### TASK TO COMPLETE
Produce an exact copy of the first line of the data below and each line after it, please, up to and including the one with "334.77 | 35.69 |".

Data records:
——————

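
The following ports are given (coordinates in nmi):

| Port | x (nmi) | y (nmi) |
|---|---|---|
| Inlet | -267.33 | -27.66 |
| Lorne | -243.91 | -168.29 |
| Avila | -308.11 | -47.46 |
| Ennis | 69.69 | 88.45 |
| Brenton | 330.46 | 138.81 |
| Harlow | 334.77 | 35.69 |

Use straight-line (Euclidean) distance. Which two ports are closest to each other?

Inlet and Avila

Pairwise distances:
Inlet–Avila: √((-40.78)² + (-19.80)²) = √(1663.0084 + 392.0400) = 45.33 nmi
Brenton–Harlow: √((4.31)² + (-103.12)²) = √(18.5761 + 10633.7344) = 103.21 nmi
Lorne–Avila: √((-64.20)² + (120.83)²) = √(4121.6400 + 14599.8889) = 136.83 nmi
Inlet–Lorne: √((23.42)² + (-140.63)²) = √(548.4964 + 19776.7969) = 142.57 nmi
Ennis–Brenton: √((260.77)² + (50.36)²) = √(68000.9929 + 2536.1296) = 265.59 nmi
Ennis–Harlow: √((265.08)² + (-52.76)²) = √(70267.4064 + 2783.6176) = 270.28 nmi
Inlet–Ennis: √((337.02)² + (116.11)²) = √(113582.4804 + 13481.5321) = 356.46 nmi
Avila–Ennis: √((377.80)² + (135.91)²) = √(142732.8400 + 18471.5281) = 401.50 nmi
Lorne–Ennis: √((313.60)² + (256.74)²) = √(98344.9600 + 65915.4276) = 405.29 nmi
Inlet–Harlow: √((602.10)² + (63.35)²) = √(362524.4100 + 4013.2225) = 605.42 nmi
Lorne–Harlow: √((578.68)² + (203.98)²) = √(334870.5424 + 41607.8404) = 613.58 nmi
Inlet–Brenton: √((597.79)² + (166.47)²) = √(357352.8841 + 27712.2609) = 620.54 nmi
Avila–Harlow: √((642.88)² + (83.15)²) = √(413294.6944 + 6913.9225) = 648.24 nmi
Lorne–Brenton: √((574.37)² + (307.10)²) = √(329900.8969 + 94310.4100) = 651.32 nmi
Avila–Brenton: √((638.57)² + (186.27)²) = √(407771.6449 + 34696.5129) = 665.18 nmi
Closest pair: Inlet–Avila at 45.33 nmi.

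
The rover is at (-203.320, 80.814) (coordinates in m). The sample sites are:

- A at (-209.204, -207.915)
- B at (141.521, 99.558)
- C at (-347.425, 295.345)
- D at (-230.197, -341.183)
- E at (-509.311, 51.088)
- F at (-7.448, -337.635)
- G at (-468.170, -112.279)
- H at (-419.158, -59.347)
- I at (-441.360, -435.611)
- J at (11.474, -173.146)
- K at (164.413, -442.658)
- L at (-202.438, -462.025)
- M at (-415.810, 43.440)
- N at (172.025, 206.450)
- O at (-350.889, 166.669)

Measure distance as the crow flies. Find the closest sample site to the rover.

O

Distances from (-203.320, 80.814):
A: √((-5.884)² + (-288.729)²) = √(34.62146 + 83364.43544) = 288.789 m
B: √((344.841)² + (18.744)²) = √(118915.31528 + 351.33754) = 345.350 m
C: √((-144.105)² + (214.531)²) = √(20766.25103 + 46023.54996) = 258.437 m
D: √((-26.877)² + (-421.997)²) = √(722.37313 + 178081.46801) = 422.852 m
E: √((-305.991)² + (-29.726)²) = √(93630.49208 + 883.63508) = 307.431 m
F: √((195.872)² + (-418.449)²) = √(38365.84038 + 175099.56560) = 462.023 m
G: √((-264.850)² + (-193.093)²) = √(70145.52250 + 37284.90665) = 327.766 m
H: √((-215.838)² + (-140.161)²) = √(46586.04224 + 19645.10592) = 257.354 m
I: √((-238.040)² + (-516.425)²) = √(56663.04160 + 266694.78062) = 568.646 m
J: √((214.794)² + (-253.960)²) = √(46136.46244 + 64495.68160) = 332.614 m
K: √((367.733)² + (-523.472)²) = √(135227.55929 + 274022.93478) = 639.727 m
L: √((0.882)² + (-542.839)²) = √(0.77792 + 294674.17992) = 542.840 m
M: √((-212.490)² + (-37.374)²) = √(45152.00010 + 1396.81588) = 215.752 m
N: √((375.345)² + (125.636)²) = √(140883.86903 + 15784.40450) = 395.813 m
O: √((-147.569)² + (85.855)²) = √(21776.60976 + 7371.08103) = 170.727 m
Minimum: O at 170.727 m.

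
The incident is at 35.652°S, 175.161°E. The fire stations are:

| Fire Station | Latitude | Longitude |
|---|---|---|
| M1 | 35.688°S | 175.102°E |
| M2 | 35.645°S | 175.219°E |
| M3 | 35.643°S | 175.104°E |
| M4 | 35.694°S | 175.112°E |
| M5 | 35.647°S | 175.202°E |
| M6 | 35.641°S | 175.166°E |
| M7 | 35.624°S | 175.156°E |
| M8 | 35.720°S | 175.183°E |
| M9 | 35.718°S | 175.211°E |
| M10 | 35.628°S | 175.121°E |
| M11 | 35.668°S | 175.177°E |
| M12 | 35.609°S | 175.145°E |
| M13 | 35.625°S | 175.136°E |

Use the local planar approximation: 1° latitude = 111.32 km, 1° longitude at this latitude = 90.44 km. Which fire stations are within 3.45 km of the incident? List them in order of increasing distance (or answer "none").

Distances from 35.652°S, 175.161°E:
M1: 6.673 km
M2: 5.303 km
M3: 5.252 km
M4: 6.442 km
M5: 3.750 km
M6: 1.305 km
M7: 3.150 km
M8: 7.827 km
M9: 8.627 km
M10: 4.497 km
M11: 2.295 km
M12: 5.001 km
M13: 3.761 km
Threshold 3.45 km: M6 (1.305 km), M11 (2.295 km), M7 (3.150 km) are within range.

M6, M11, M7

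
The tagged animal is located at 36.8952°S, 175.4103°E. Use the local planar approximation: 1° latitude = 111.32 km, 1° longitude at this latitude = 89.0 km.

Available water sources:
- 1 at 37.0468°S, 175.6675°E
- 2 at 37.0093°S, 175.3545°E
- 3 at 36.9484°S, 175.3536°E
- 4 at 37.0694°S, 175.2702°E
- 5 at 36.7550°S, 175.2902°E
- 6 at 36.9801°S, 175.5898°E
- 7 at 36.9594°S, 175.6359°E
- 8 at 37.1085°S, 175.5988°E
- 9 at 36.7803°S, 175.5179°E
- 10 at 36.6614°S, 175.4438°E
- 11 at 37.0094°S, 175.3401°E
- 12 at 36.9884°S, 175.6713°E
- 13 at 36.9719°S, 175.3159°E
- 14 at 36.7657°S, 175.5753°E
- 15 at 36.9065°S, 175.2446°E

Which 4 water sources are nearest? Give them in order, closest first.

Distances from 36.8952°S, 175.4103°E:
1: √((-0.1516·111.32)² + (0.2572·89.0)²) = √(284.803156 + 523.988725) = 28.4393 km
2: √((-0.1141·111.32)² + (-0.0558·89.0)²) = √(161.330947 + 24.663142) = 13.6380 km
3: √((-0.0532·111.32)² + (-0.0567·89.0)²) = √(35.072737 + 25.465144) = 7.7806 km
4: √((-0.1742·111.32)² + (-0.1401·89.0)²) = √(376.047492 + 155.473467) = 23.0547 km
5: √((0.1402·111.32)² + (-0.1201·89.0)²) = √(243.580447 + 114.252583) = 18.9165 km
6: √((-0.0849·111.32)² + (0.1795·89.0)²) = √(89.322686 + 255.216600) = 18.5618 km
7: √((-0.0642·111.32)² + (0.2256·89.0)²) = √(51.075950 + 403.142147) = 21.3124 km
8: √((-0.2133·111.32)² + (0.1885·89.0)²) = √(563.803940 + 281.450952) = 29.0733 km
9: √((0.1149·111.32)² + (0.1076·89.0)²) = √(163.601188 + 91.707437) = 15.9784 km
10: √((0.2338·111.32)² + (0.0335·89.0)²) = √(677.384740 + 8.889342) = 26.1968 km
11: √((-0.1142·111.32)² + (-0.0702·89.0)²) = √(161.613860 + 39.035005) = 14.1651 km
12: √((-0.0932·111.32)² + (0.2610·89.0)²) = √(107.641123 + 539.586441) = 25.4407 km
13: √((-0.0767·111.32)² + (-0.0944·89.0)²) = √(72.901611 + 70.586883) = 11.9787 km
14: √((0.1295·111.32)² + (0.1650·89.0)²) = √(207.819326 + 215.649225) = 20.5784 km
15: √((-0.0113·111.32)² + (-0.1657·89.0)²) = √(1.582353 + 217.482857) = 14.8009 km
Sorted: 3 (7.7806 km) < 13 (11.9787 km) < 2 (13.6380 km) < 11 (14.1651 km) < 15 (14.8009 km) < 9 (15.9784 km) < …

3, 13, 2, 11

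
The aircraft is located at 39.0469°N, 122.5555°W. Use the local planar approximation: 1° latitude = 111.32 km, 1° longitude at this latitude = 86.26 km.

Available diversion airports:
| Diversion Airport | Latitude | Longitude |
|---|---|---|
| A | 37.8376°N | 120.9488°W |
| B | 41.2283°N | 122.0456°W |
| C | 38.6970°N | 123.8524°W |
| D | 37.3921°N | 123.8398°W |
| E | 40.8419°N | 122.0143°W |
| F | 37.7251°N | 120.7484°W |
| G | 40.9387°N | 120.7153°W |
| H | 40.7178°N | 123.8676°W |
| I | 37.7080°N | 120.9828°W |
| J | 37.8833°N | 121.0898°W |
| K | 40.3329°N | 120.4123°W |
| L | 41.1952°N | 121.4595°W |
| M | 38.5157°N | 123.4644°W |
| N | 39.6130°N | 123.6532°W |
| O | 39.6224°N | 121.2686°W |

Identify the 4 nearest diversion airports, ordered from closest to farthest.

M, N, C, O

Distances from 39.0469°N, 122.5555°W:
A: √((-1.2093·111.32)² + (1.6067·86.26)²) = √(18122.349471 + 19208.280759) = 193.2114 km
B: √((2.1814·111.32)² + (0.5099·86.26)²) = √(58968.083468 + 1934.589969) = 246.7847 km
C: √((-0.3499·111.32)² + (-1.2969·86.26)²) = √(1517.170118 + 12515.029802) = 118.4576 km
D: √((-1.6548·111.32)² + (-1.2843·86.26)²) = √(33934.184735 + 12273.032174) = 214.9586 km
E: √((1.7950·111.32)² + (0.5412·86.26)²) = √(39927.792616 + 2179.387640) = 205.2003 km
F: √((-1.3218·111.32)² + (1.8071·86.26)²) = √(21650.996529 + 24298.713445) = 214.3588 km
G: √((1.8918·111.32)² + (1.8402·86.26)²) = √(44350.328154 + 25197.007216) = 263.7183 km
H: √((1.6709·111.32)² + (-1.3121·86.26)²) = √(34597.706757 + 12810.107628) = 217.7334 km
I: √((-1.3389·111.32)² + (1.5727·86.26)²) = √(22214.813852 + 18403.934596) = 201.5409 km
J: √((-1.1636·111.32)² + (1.4657·86.26)²) = √(16778.526589 + 15984.869068) = 181.0066 km
K: √((1.2860·111.32)² + (2.1432·86.26)²) = √(20494.075533 + 34177.816114) = 233.8202 km
L: √((2.1483·111.32)² + (1.0960·86.26)²) = √(57192.127496 + 8937.993118) = 257.1578 km
M: √((-0.5312·111.32)² + (-0.9089·86.26)²) = √(3496.733450 + 6146.828758) = 98.2016 km
N: √((0.5661·111.32)² + (-1.0977·86.26)²) = √(3971.300085 + 8965.741973) = 113.7411 km
O: √((0.5755·111.32)² + (1.2869·86.26)²) = √(4104.280661 + 12322.774732) = 128.1681 km
Sorted: M (98.2016 km) < N (113.7411 km) < C (118.4576 km) < O (128.1681 km) < J (181.0066 km) < A (193.2114 km) < …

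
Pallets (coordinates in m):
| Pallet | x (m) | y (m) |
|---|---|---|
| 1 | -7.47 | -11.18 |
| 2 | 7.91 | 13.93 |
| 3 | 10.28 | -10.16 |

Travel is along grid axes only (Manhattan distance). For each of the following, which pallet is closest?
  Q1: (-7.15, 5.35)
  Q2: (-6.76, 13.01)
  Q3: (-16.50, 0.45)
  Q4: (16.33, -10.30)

Q1→1; Q2→2; Q3→1; Q4→3

Q1 at (-7.15, 5.35):
  1: 16.85 m
  2: 23.64 m
  3: 32.94 m
  → nearest: 1 (16.85 m)
Q2 at (-6.76, 13.01):
  1: 24.90 m
  2: 15.59 m
  3: 40.21 m
  → nearest: 2 (15.59 m)
Q3 at (-16.50, 0.45):
  1: 20.66 m
  2: 37.89 m
  3: 37.39 m
  → nearest: 1 (20.66 m)
Q4 at (16.33, -10.30):
  1: 24.68 m
  2: 32.65 m
  3: 6.19 m
  → nearest: 3 (6.19 m)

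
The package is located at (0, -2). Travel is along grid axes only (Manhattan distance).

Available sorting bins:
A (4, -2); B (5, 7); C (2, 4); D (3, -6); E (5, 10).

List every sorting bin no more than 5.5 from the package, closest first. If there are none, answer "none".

A

Distances from (0, -2):
A: |4| + |0| = 4 + 0 = 4
B: |5| + |9| = 5 + 9 = 14
C: |2| + |6| = 2 + 6 = 8
D: |3| + |-4| = 3 + 4 = 7
E: |5| + |12| = 5 + 12 = 17
Threshold 5.5: A (4) is within range.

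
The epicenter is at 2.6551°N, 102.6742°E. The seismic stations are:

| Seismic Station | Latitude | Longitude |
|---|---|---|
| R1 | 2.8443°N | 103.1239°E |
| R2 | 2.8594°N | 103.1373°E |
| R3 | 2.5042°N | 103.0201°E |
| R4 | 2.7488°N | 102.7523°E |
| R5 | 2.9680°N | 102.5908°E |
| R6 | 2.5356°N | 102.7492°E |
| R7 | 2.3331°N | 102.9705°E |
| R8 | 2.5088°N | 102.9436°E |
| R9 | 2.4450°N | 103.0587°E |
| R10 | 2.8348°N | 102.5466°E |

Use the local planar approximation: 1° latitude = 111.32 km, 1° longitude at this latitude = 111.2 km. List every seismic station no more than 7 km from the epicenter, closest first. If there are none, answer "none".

Distances from 2.6551°N, 102.6742°E:
R1: 54.2610 km
R2: 56.2951 km
R3: 41.9722 km
R4: 13.5729 km
R5: 36.0455 km
R6: 15.7009 km
R7: 48.6875 km
R8: 34.0980 km
R9: 48.7352 km
R10: 24.5255 km
Threshold 7 km: none within range.

none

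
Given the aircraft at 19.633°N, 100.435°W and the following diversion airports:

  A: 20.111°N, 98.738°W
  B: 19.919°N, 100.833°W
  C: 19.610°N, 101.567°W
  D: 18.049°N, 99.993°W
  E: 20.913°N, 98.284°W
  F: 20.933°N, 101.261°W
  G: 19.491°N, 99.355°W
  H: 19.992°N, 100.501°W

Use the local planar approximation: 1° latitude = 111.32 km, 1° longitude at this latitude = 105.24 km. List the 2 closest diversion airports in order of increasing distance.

H, B

Distances from 19.633°N, 100.435°W:
A: 186.351 km
B: 52.612 km
C: 119.159 km
D: 182.363 km
E: 267.483 km
F: 168.817 km
G: 114.753 km
H: 40.563 km
Sorted: H (40.563 km) < B (52.612 km) < G (114.753 km) < C (119.159 km) < …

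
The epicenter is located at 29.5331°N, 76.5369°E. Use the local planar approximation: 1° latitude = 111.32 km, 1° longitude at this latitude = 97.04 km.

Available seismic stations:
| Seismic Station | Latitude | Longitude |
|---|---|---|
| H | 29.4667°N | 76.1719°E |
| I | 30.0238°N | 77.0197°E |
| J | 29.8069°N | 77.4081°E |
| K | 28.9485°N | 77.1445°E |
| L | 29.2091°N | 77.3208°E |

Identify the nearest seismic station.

Distances from 29.5331°N, 76.5369°E:
H: 36.1827 km
I: 71.9644 km
J: 89.8678 km
K: 87.8155 km
L: 84.1871 km
Minimum: H at 36.1827 km.

H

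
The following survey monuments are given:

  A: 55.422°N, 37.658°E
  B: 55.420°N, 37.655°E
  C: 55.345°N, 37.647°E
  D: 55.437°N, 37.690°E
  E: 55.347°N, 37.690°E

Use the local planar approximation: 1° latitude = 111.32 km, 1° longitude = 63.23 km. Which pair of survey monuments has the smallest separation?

Pairwise distances:
A–B: 0.292 km
A–C: 8.600 km
A–D: 2.623 km
A–E: 8.591 km
B–C: 8.364 km
B–D: 2.912 km
B–E: 8.422 km
C–D: 10.596 km
C–E: 2.728 km
D–E: 10.019 km
Closest pair: A–B at 0.292 km.

A and B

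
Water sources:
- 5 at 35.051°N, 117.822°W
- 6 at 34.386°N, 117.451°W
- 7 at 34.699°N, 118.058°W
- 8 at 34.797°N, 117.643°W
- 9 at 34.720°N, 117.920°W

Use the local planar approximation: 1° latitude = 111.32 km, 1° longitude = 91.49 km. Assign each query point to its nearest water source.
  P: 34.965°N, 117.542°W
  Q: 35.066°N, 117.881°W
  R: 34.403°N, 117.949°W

P→8; Q→5; R→7

P at 34.965°N, 117.542°W:
  5: √((0.086·111.32)² + (-0.280·91.49)²) = √(91.65229 + 656.24094) = 27.348 km
  6: √((-0.579·111.32)² + (0.091·91.49)²) = √(4154.35421 + 69.31545) = 64.990 km
  7: √((-0.266·111.32)² + (-0.516·91.49)²) = √(876.81843 + 2228.67457) = 55.727 km
  8: √((-0.168·111.32)² + (-0.101·91.49)²) = √(349.75583 + 85.38666) = 20.860 km
  9: √((-0.245·111.32)² + (-0.378·91.49)²) = √(743.83835 + 1195.99911) = 44.044 km
  → nearest: 8 (20.860 km)
Q at 35.066°N, 117.881°W:
  5: √((-0.015·111.32)² + (0.059·91.49)²) = √(2.78823 + 29.13743) = 5.650 km
  6: √((-0.680·111.32)² + (0.430·91.49)²) = √(5730.12665 + 1547.69068) = 85.310 km
  7: √((-0.367·111.32)² + (-0.177·91.49)²) = √(1669.08527 + 262.23689) = 43.947 km
  8: √((-0.269·111.32)² + (0.238·91.49)²) = √(896.70782 + 474.13408) = 37.025 km
  9: √((-0.346·111.32)² + (-0.039·91.49)²) = √(1483.53772 + 12.73141) = 38.682 km
  → nearest: 5 (5.650 km)
R at 34.403°N, 117.949°W:
  5: √((0.648·111.32)² + (0.127·91.49)²) = √(5203.51016 + 135.00651) = 73.065 km
  6: √((-0.017·111.32)² + (0.498·91.49)²) = √(3.58133 + 2075.89767) = 45.601 km
  7: √((0.296·111.32)² + (-0.109·91.49)²) = √(1085.74995 + 99.44896) = 34.427 km
  8: √((0.394·111.32)² + (0.306·91.49)²) = √(1923.70662 + 783.77266) = 52.033 km
  9: √((0.317·111.32)² + (0.029·91.49)²) = √(1245.27400 + 7.03952) = 35.388 km
  → nearest: 7 (34.427 km)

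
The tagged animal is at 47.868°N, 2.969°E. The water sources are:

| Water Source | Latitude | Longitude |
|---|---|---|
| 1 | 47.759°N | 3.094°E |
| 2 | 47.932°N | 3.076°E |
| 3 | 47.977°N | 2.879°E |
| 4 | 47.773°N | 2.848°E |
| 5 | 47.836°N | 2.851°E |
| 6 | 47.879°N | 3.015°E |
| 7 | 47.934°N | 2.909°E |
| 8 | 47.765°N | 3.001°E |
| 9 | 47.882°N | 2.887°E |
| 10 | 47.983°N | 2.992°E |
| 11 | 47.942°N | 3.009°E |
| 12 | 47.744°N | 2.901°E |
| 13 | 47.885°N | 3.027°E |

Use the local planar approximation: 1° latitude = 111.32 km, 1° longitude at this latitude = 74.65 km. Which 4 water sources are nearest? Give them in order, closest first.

6, 13, 9, 7

Distances from 47.868°N, 2.969°E:
1: √((-0.109·111.32)² + (0.125·74.65)²) = √(147.23104 + 87.07223) = 15.307 km
2: √((0.064·111.32)² + (0.107·74.65)²) = √(50.75822 + 63.80096) = 10.703 km
3: √((0.109·111.32)² + (-0.090·74.65)²) = √(147.23104 + 45.13824) = 13.870 km
4: √((-0.095·111.32)² + (-0.121·74.65)²) = √(111.83909 + 81.58877) = 13.908 km
5: √((-0.032·111.32)² + (-0.118·74.65)²) = √(12.68955 + 77.59320) = 9.502 km
6: √((0.011·111.32)² + (0.046·74.65)²) = √(1.49945 + 11.79167) = 3.646 km
7: √((0.066·111.32)² + (-0.060·74.65)²) = √(53.98017 + 20.06144) = 8.605 km
8: √((-0.103·111.32)² + (0.032·74.65)²) = √(131.46824 + 5.70637) = 11.712 km
9: √((0.014·111.32)² + (-0.082·74.65)²) = √(2.42886 + 37.47031) = 6.317 km
10: √((0.115·111.32)² + (0.023·74.65)²) = √(163.88608 + 2.94792) = 12.916 km
11: √((0.074·111.32)² + (0.040·74.65)²) = √(67.85937 + 8.91620) = 8.762 km
12: √((-0.124·111.32)² + (-0.068·74.65)²) = √(190.54158 + 25.76781) = 14.707 km
13: √((0.017·111.32)² + (0.058·74.65)²) = √(3.58133 + 18.74630) = 4.725 km
Sorted: 6 (3.646 km) < 13 (4.725 km) < 9 (6.317 km) < 7 (8.605 km) < 11 (8.762 km) < 5 (9.502 km) < …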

——————

### YOUR SOLUTION
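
The following ports are given (coordinates in nmi):

| Port | x (nmi) | y (nmi) |
|---|---|---|
| Inlet | -267.33 | -27.66 |
| Lorne | -243.91 | -168.29 |
| Avila | -308.11 | -47.46 |
| Ennis | 69.69 | 88.45 |
| Brenton | 330.46 | 138.81 |
| Harlow | 334.77 | 35.69 |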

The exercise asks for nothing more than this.